→ Your objective: Go line by line through the entries and show those that hold the string "consecutive".

-=-=-=-=-

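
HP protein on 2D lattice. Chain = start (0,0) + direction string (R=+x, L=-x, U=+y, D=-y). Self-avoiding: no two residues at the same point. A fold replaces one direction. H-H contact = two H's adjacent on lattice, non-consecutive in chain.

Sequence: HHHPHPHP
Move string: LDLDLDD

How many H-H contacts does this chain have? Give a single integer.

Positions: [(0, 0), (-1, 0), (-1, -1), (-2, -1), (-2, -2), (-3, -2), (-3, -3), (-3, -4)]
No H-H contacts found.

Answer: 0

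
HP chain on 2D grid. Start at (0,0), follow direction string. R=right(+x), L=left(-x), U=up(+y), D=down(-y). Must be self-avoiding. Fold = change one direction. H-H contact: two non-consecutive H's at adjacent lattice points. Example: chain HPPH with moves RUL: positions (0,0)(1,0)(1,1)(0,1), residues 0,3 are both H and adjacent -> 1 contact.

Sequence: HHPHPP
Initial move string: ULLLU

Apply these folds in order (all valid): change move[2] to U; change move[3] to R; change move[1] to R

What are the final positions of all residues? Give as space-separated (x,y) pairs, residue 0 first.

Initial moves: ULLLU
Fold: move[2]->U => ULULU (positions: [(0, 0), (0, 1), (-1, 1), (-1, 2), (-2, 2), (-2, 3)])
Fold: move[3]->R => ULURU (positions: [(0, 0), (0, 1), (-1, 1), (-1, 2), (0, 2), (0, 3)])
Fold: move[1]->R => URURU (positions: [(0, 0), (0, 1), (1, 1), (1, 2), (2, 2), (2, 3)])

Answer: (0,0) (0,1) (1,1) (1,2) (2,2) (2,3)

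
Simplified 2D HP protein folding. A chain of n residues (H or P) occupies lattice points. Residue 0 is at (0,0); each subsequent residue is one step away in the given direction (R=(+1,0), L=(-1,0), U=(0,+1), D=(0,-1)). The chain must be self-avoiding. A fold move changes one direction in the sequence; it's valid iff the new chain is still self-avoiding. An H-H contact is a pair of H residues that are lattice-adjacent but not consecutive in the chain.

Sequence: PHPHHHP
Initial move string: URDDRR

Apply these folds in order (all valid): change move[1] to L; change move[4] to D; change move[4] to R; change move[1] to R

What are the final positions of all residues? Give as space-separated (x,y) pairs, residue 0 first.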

-=-=-=-=-

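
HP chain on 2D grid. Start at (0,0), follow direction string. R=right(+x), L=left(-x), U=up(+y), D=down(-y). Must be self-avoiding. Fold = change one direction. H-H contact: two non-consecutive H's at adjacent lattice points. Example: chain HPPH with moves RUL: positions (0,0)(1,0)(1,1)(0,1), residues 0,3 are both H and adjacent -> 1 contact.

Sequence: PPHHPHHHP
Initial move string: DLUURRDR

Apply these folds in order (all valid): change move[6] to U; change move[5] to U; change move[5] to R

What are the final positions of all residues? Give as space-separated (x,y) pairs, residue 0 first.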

-=-=-=-=-

→ Response to the exercise:
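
HP protein on 2D lattice. Chain = start (0,0) + direction string (R=+x, L=-x, U=+y, D=-y). Self-avoiding: no two residues at the same point. A fold replaces one direction. H-H contact = two H's adjacent on lattice, non-consecutive in chain.
HP chain on 2D grid. Start at (0,0), follow direction string. R=right(+x), L=left(-x), U=up(+y), D=down(-y). Must be self-avoiding. Fold = change one direction. H-H contact: two non-consecutive H's at adjacent lattice points. Example: chain HPPH with moves RUL: positions (0,0)(1,0)(1,1)(0,1), residues 0,3 are both H and adjacent -> 1 contact.
Simplified 2D HP protein folding. A chain of n residues (H or P) occupies lattice points. Residue 0 is at (0,0); each subsequent residue is one step away in the given direction (R=(+1,0), L=(-1,0), U=(0,+1), D=(0,-1)). The chain must be self-avoiding. A fold move changes one direction in the sequence; it's valid iff the new chain is still self-avoiding. An H-H contact is a pair of H residues that are lattice-adjacent but not consecutive in the chain.
HP chain on 2D grid. Start at (0,0), follow direction string. R=right(+x), L=left(-x), U=up(+y), D=down(-y). Must be self-avoiding. Fold = change one direction. H-H contact: two non-consecutive H's at adjacent lattice points. Example: chain HPPH with moves RUL: positions (0,0)(1,0)(1,1)(0,1), residues 0,3 are both H and adjacent -> 1 contact.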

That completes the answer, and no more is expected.